### Aim of the task
What's required is a verbatim printout of all the data.

### Entries provided

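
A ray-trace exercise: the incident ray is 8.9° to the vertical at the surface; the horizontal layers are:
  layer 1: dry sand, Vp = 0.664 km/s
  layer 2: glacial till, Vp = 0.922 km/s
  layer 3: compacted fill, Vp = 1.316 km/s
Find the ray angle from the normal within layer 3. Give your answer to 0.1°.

17.9°

Ray parameter p = sin 8.9° / 0.664 = 2.3300e-01 s/km.
sin θ_3 = p·V_3 = 2.3300e-01 × 1.316 = 0.3066.
θ_3 = arcsin 0.3066 = 17.86°.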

### Your solution
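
A ray-trace exercise: the incident ray is 8.9° to the vertical at the surface; the horizontal layers are:
  layer 1: dry sand, Vp = 0.664 km/s
  layer 2: glacial till, Vp = 0.922 km/s
  layer 3: compacted fill, Vp = 1.316 km/s
Find the ray angle from the normal within layer 3. Give your answer to 0.1°.

17.9°

Ray parameter p = sin 8.9° / 0.664 = 2.3300e-01 s/km.
sin θ_3 = p·V_3 = 2.3300e-01 × 1.316 = 0.3066.
θ_3 = arcsin 0.3066 = 17.86°.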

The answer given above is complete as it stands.